*To do*
Of the entries below, return exactly those lines that fall between the one containing "- LAB2: Oct 10 23:30 to Oct 11 07:15" and the one containing "- Castle Visit: Aug 8 11:00-Aug 8 15:00", the two end lines included.

*Records for processing*
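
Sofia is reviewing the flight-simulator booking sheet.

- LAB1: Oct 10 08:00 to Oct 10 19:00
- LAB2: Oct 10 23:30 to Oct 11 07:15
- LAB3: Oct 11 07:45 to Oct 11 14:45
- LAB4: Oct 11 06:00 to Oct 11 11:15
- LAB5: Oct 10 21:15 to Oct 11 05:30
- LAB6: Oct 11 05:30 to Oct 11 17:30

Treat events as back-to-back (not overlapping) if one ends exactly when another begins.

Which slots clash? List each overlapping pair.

Sorted by start: LAB1, LAB5, LAB2, LAB6, LAB4, LAB3.
LAB5 starts after LAB1 ends — done with LAB1.
LAB2 starts before LAB5 ends → LAB5 and LAB2 overlap.
LAB6 starts exactly when LAB5 ends (back-to-back, no overlap) — done with LAB5.
LAB6 starts before LAB2 ends → LAB2 and LAB6 overlap.
LAB4 starts before LAB2 ends → LAB2 and LAB4 overlap.
LAB3 starts after LAB2 ends.
LAB4 starts before LAB6 ends → LAB6 and LAB4 overlap.
LAB3 starts before LAB6 ends → LAB6 and LAB3 overlap.
LAB3 starts before LAB4 ends → LAB4 and LAB3 overlap.

LAB2 & LAB4, LAB2 & LAB5, LAB2 & LAB6, LAB3 & LAB4, LAB3 & LAB6, LAB4 & LAB6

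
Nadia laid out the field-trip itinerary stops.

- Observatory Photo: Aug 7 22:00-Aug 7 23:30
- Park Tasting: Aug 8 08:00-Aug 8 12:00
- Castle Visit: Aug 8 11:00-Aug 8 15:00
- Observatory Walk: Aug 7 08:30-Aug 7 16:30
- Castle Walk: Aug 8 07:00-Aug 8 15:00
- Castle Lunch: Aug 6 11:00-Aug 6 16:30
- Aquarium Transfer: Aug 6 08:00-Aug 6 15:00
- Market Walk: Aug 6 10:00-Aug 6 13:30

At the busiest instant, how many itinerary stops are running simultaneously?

Sort all start/end points and keep a running count:
Aug 6 08:00 start Aquarium Transfer → 1
Aug 6 10:00 start Market Walk → 2
Aug 6 11:00 start Castle Lunch → 3
Aug 6 13:30 end Market Walk → 2
Aug 6 15:00 end Aquarium Transfer → 1
Aug 6 16:30 end Castle Lunch → 0
Aug 7 08:30 start Observatory Walk → 1
Aug 7 16:30 end Observatory Walk → 0
Aug 7 22:00 start Observatory Photo → 1
Aug 7 23:30 end Observatory Photo → 0
Aug 8 07:00 start Castle Walk → 1
Aug 8 08:00 start Park Tasting → 2
Aug 8 11:00 start Castle Visit → 3
Aug 8 12:00 end Park Tasting → 2
Aug 8 15:00 end Castle Visit → 1
Aug 8 15:00 end Castle Walk → 0
Peak is 3, at Aug 6 11:00 (Aquarium Transfer, Castle Lunch, Market Walk).

3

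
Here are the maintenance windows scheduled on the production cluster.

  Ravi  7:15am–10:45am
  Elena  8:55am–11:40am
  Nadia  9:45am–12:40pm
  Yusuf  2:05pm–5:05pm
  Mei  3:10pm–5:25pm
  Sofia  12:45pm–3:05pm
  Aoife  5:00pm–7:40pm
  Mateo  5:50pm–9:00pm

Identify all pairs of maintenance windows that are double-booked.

Sorted by start: Ravi, Elena, Nadia, Sofia, Yusuf, Mei, Aoife, Mateo.
Elena starts before Ravi ends → Ravi and Elena overlap.
Nadia starts before Ravi ends → Ravi and Nadia overlap.
Sofia starts after Ravi ends; Ravi is clear from here.
Nadia starts before Elena ends → Elena and Nadia overlap.
Sofia starts after Elena ends; Elena is clear from here.
Sofia starts after Nadia ends; Nadia is clear from here.
Yusuf starts before Sofia ends → Sofia and Yusuf overlap.
Mei starts after Sofia ends; Sofia is clear from here.
Mei starts before Yusuf ends → Yusuf and Mei overlap.
Aoife starts before Yusuf ends → Yusuf and Aoife overlap.
Mateo starts after Yusuf ends.
Aoife starts before Mei ends → Mei and Aoife overlap.
Mateo starts after Mei ends.
Mateo starts before Aoife ends → Aoife and Mateo overlap.

Aoife & Mateo, Aoife & Mei, Aoife & Yusuf, Elena & Nadia, Elena & Ravi, Mei & Yusuf, Nadia & Ravi, Sofia & Yusuf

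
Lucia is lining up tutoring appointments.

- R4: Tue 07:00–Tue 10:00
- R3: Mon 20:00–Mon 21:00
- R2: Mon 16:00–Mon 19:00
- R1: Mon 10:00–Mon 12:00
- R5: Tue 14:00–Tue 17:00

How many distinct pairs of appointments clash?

0

Sorted by start: R1, R2, R3, R4, R5.
R2 starts after R1 ends — done with R1.
R3 starts after R2 ends — done with R2.
R4 starts after R3 ends — done with R3.
R5 starts after R4 ends.
No pair overlaps.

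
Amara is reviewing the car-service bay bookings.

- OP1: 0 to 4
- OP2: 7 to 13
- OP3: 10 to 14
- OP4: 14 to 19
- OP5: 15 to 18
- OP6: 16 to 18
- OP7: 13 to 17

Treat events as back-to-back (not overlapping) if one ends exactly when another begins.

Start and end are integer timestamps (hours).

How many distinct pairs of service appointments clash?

8

Sorted by start: OP1, OP2, OP3, OP7, OP4, OP5, OP6.
OP2 starts after OP1 ends, so OP1 has no further overlaps.
OP3 starts before OP2 ends → OP2 and OP3 overlap.
OP7 starts exactly when OP2 ends (back-to-back, no overlap), so OP2 has no further overlaps.
OP7 starts before OP3 ends → OP3 and OP7 overlap.
OP4 starts exactly when OP3 ends (back-to-back, no overlap), so OP3 has no further overlaps.
OP4 starts before OP7 ends → OP7 and OP4 overlap.
OP5 starts before OP7 ends → OP7 and OP5 overlap.
OP6 starts before OP7 ends → OP7 and OP6 overlap.
OP5 starts before OP4 ends → OP4 and OP5 overlap.
OP6 starts before OP4 ends → OP4 and OP6 overlap.
OP6 starts before OP5 ends → OP5 and OP6 overlap.
Overlapping pairs: OP2 & OP3, OP3 & OP7, OP4 & OP5, OP4 & OP6, OP4 & OP7, OP5 & OP6, OP5 & OP7, OP6 & OP7 — 8 in total.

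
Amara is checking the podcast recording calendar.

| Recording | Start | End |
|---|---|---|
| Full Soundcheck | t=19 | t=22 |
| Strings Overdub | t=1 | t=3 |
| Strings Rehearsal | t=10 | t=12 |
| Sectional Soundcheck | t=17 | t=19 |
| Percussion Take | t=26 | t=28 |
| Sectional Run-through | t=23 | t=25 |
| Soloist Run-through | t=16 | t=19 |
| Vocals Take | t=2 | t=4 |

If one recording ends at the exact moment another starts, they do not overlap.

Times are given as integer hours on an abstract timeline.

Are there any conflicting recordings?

Yes

Check each pair: they overlap iff neither finishes before the other starts.
Sorted by start: Strings Overdub, Vocals Take, Strings Rehearsal, Soloist Run-through, Sectional Soundcheck, Full Soundcheck, Sectional Run-through, Percussion Take.
Vocals Take starts before Strings Overdub ends → Strings Overdub and Vocals Take overlap.
That's a conflict, so the schedule is not conflict-free.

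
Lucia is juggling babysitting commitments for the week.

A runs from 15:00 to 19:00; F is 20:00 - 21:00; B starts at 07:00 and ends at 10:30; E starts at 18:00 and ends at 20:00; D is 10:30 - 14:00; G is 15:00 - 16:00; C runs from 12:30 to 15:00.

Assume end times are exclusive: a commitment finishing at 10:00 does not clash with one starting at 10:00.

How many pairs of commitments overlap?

Sorted by start: B, D, C, A, G, E, F.
D starts exactly when B ends (back-to-back, no overlap), so B has no further overlaps.
C starts before D ends → D and C overlap.
A starts after D ends, so D has no further overlaps.
A starts exactly when C ends (back-to-back, no overlap), so C has no further overlaps.
G starts before A ends → A and G overlap.
E starts before A ends → A and E overlap.
F starts after A ends.
E starts after G ends, so G has no further overlaps.
F starts exactly when E ends (back-to-back, no overlap).
Overlapping pairs: A & E, A & G, C & D — 3 in total.

3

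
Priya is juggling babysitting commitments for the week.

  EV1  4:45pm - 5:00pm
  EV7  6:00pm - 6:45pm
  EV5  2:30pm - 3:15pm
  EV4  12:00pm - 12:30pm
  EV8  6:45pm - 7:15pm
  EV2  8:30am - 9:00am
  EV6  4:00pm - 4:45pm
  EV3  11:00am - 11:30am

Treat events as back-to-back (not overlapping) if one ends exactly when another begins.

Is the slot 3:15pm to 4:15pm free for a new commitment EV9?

No — it overlaps EV6

EV2: ends 9:00am at or before EV9 starts 3:15pm → clear.
EV3: ends 11:30am at or before EV9 starts 3:15pm → clear.
EV4: ends 12:30pm at or before EV9 starts 3:15pm → clear.
EV5: ends 3:15pm at or before EV9 starts 3:15pm → clear.
EV6: starts 4:00pm before EV9 ends 4:15pm, and ends 4:45pm after EV9 starts 3:15pm → overlap.
EV1: starts 4:45pm at or after EV9 ends 4:15pm → clear.
EV7: starts 6:00pm at or after EV9 ends 4:15pm → clear.
EV8: starts 6:45pm at or after EV9 ends 4:15pm → clear.
EV9 overlaps EV6.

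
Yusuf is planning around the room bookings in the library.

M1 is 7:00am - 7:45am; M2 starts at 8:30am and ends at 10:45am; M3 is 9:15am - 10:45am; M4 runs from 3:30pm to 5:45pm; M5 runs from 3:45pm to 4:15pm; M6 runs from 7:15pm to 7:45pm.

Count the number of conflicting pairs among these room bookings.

Sorted by start: M1, M2, M3, M4, M5, M6.
M2 starts after M1 ends — done with M1.
M3 starts before M2 ends → M2 and M3 overlap.
M4 starts after M2 ends — done with M2.
M4 starts after M3 ends — done with M3.
M5 starts before M4 ends → M4 and M5 overlap.
M6 starts after M4 ends.
M6 starts after M5 ends.
Overlapping pairs: M2 & M3, M4 & M5 — 2 in total.

2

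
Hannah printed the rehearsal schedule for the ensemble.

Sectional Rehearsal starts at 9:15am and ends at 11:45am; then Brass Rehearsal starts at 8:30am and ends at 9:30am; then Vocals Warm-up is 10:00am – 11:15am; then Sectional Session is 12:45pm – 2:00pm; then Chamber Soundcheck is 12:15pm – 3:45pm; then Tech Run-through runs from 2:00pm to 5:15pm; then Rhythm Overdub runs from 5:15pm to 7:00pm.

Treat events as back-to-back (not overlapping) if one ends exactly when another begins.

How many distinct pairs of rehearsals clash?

4

Sorted by start: Brass Rehearsal, Sectional Rehearsal, Vocals Warm-up, Chamber Soundcheck, Sectional Session, Tech Run-through, Rhythm Overdub.
Sectional Rehearsal starts before Brass Rehearsal ends → Brass Rehearsal and Sectional Rehearsal overlap.
Vocals Warm-up starts after Brass Rehearsal ends, so Brass Rehearsal has no further overlaps.
Vocals Warm-up starts before Sectional Rehearsal ends → Sectional Rehearsal and Vocals Warm-up overlap.
Chamber Soundcheck starts after Sectional Rehearsal ends, so Sectional Rehearsal has no further overlaps.
Chamber Soundcheck starts after Vocals Warm-up ends, so Vocals Warm-up has no further overlaps.
Sectional Session starts before Chamber Soundcheck ends → Chamber Soundcheck and Sectional Session overlap.
Tech Run-through starts before Chamber Soundcheck ends → Chamber Soundcheck and Tech Run-through overlap.
Rhythm Overdub starts after Chamber Soundcheck ends.
Tech Run-through starts exactly when Sectional Session ends (back-to-back, no overlap), so Sectional Session has no further overlaps.
Rhythm Overdub starts exactly when Tech Run-through ends (back-to-back, no overlap).
Overlapping pairs: Brass Rehearsal & Sectional Rehearsal, Chamber Soundcheck & Sectional Session, Chamber Soundcheck & Tech Run-through, Sectional Rehearsal & Vocals Warm-up — 4 in total.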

*Output of the task*
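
- LAB2: Oct 10 23:30 to Oct 11 07:15
- LAB3: Oct 11 07:45 to Oct 11 14:45
- LAB4: Oct 11 06:00 to Oct 11 11:15
- LAB5: Oct 10 21:15 to Oct 11 05:30
- LAB6: Oct 11 05:30 to Oct 11 17:30

Treat events as back-to-back (not overlapping) if one ends exactly when another begins.

Which slots clash? List each overlapping pair.

Sorted by start: LAB1, LAB5, LAB2, LAB6, LAB4, LAB3.
LAB5 starts after LAB1 ends — done with LAB1.
LAB2 starts before LAB5 ends → LAB5 and LAB2 overlap.
LAB6 starts exactly when LAB5 ends (back-to-back, no overlap) — done with LAB5.
LAB6 starts before LAB2 ends → LAB2 and LAB6 overlap.
LAB4 starts before LAB2 ends → LAB2 and LAB4 overlap.
LAB3 starts after LAB2 ends.
LAB4 starts before LAB6 ends → LAB6 and LAB4 overlap.
LAB3 starts before LAB6 ends → LAB6 and LAB3 overlap.
LAB3 starts before LAB4 ends → LAB4 and LAB3 overlap.

LAB2 & LAB4, LAB2 & LAB5, LAB2 & LAB6, LAB3 & LAB4, LAB3 & LAB6, LAB4 & LAB6

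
Nadia laid out the field-trip itinerary stops.

- Observatory Photo: Aug 7 22:00-Aug 7 23:30
- Park Tasting: Aug 8 08:00-Aug 8 12:00
- Castle Visit: Aug 8 11:00-Aug 8 15:00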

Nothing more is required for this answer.